■ DESCRIPTION OF THE TASK
Can you retype only the lines from the one with "Assuming equal-variance Gaussian" through the final line of the material, exactly as given?

■ ENTRIES PROVIDED
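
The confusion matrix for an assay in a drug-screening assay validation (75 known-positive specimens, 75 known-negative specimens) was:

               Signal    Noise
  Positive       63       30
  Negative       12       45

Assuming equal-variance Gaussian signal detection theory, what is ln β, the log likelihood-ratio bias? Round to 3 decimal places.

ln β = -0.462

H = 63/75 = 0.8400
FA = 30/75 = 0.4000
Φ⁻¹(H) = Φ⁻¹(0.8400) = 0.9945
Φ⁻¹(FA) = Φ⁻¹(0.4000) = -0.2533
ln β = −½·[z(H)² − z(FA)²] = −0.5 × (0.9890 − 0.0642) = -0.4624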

■ ANSWER BOX
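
Assuming equal-variance Gaussian signal detection theory, what is ln β, the log likelihood-ratio bias? Round to 3 decimal places.

ln β = -0.462

H = 63/75 = 0.8400
FA = 30/75 = 0.4000
Φ⁻¹(H) = Φ⁻¹(0.8400) = 0.9945
Φ⁻¹(FA) = Φ⁻¹(0.4000) = -0.2533
ln β = −½·[z(H)² − z(FA)²] = −0.5 × (0.9890 − 0.0642) = -0.4624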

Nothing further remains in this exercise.